Your task is to repeat each record verbatim, exactly as it was written.

Stored data entries:
※

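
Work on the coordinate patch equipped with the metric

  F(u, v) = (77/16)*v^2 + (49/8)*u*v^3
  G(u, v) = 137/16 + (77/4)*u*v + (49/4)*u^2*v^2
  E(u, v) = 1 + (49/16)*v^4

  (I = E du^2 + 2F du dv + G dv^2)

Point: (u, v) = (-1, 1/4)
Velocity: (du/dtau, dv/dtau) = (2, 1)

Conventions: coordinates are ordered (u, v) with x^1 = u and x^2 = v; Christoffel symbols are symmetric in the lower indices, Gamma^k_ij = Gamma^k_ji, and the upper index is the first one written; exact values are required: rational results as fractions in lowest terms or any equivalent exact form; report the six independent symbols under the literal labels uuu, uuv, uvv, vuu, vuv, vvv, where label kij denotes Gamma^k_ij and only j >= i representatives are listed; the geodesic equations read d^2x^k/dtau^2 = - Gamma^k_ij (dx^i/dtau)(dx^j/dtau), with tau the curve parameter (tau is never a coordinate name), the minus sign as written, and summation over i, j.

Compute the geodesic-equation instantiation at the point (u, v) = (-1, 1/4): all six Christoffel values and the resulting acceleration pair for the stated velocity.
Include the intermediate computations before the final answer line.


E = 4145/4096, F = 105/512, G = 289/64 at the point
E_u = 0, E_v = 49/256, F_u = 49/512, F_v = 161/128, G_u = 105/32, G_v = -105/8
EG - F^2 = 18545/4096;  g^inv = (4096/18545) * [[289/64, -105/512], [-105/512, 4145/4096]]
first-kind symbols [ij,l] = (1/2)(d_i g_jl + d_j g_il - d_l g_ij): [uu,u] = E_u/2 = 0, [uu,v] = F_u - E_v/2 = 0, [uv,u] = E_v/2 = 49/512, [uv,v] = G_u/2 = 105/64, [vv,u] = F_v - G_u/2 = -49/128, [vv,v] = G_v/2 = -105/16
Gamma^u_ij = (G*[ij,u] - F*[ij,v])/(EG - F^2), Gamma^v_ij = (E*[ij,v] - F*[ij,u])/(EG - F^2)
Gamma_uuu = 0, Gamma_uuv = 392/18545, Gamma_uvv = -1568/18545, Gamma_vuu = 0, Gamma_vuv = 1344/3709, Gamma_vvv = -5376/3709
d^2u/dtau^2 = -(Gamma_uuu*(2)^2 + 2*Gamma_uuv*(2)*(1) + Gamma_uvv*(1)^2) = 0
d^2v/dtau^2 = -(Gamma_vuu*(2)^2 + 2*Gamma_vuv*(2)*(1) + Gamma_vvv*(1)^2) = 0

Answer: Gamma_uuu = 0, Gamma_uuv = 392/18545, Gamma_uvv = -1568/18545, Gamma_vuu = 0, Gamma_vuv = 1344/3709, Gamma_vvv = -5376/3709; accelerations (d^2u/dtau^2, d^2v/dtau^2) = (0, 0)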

※

Solution to the exercise:
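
Work on the coordinate patch equipped with the metric

  F(u, v) = (77/16)*v^2 + (49/8)*u*v^3
  G(u, v) = 137/16 + (77/4)*u*v + (49/4)*u^2*v^2
  E(u, v) = 1 + (49/16)*v^4

  (I = E du^2 + 2F du dv + G dv^2)

Point: (u, v) = (-1, 1/4)
Velocity: (du/dtau, dv/dtau) = (2, 1)

Conventions: coordinates are ordered (u, v) with x^1 = u and x^2 = v; Christoffel symbols are symmetric in the lower indices, Gamma^k_ij = Gamma^k_ji, and the upper index is the first one written; exact values are required: rational results as fractions in lowest terms or any equivalent exact form; report the six independent symbols under the literal labels uuu, uuv, uvv, vuu, vuv, vvv, where label kij denotes Gamma^k_ij and only j >= i representatives are listed; the geodesic equations read d^2x^k/dtau^2 = - Gamma^k_ij (dx^i/dtau)(dx^j/dtau), with tau the curve parameter (tau is never a coordinate name), the minus sign as written, and summation over i, j.

Compute the geodesic-equation instantiation at the point (u, v) = (-1, 1/4): all six Christoffel values and the resulting acceleration pair for the stated velocity.
Include the intermediate computations before the final answer line.


E = 4145/4096, F = 105/512, G = 289/64 at the point
E_u = 0, E_v = 49/256, F_u = 49/512, F_v = 161/128, G_u = 105/32, G_v = -105/8
EG - F^2 = 18545/4096;  g^inv = (4096/18545) * [[289/64, -105/512], [-105/512, 4145/4096]]
first-kind symbols [ij,l] = (1/2)(d_i g_jl + d_j g_il - d_l g_ij): [uu,u] = E_u/2 = 0, [uu,v] = F_u - E_v/2 = 0, [uv,u] = E_v/2 = 49/512, [uv,v] = G_u/2 = 105/64, [vv,u] = F_v - G_u/2 = -49/128, [vv,v] = G_v/2 = -105/16
Gamma^u_ij = (G*[ij,u] - F*[ij,v])/(EG - F^2), Gamma^v_ij = (E*[ij,v] - F*[ij,u])/(EG - F^2)
Gamma_uuu = 0, Gamma_uuv = 392/18545, Gamma_uvv = -1568/18545, Gamma_vuu = 0, Gamma_vuv = 1344/3709, Gamma_vvv = -5376/3709
d^2u/dtau^2 = -(Gamma_uuu*(2)^2 + 2*Gamma_uuv*(2)*(1) + Gamma_uvv*(1)^2) = 0
d^2v/dtau^2 = -(Gamma_vuu*(2)^2 + 2*Gamma_vuv*(2)*(1) + Gamma_vvv*(1)^2) = 0

Answer: Gamma_uuu = 0, Gamma_uuv = 392/18545, Gamma_uvv = -1568/18545, Gamma_vuu = 0, Gamma_vuv = 1344/3709, Gamma_vvv = -5376/3709; accelerations (d^2u/dtau^2, d^2v/dtau^2) = (0, 0)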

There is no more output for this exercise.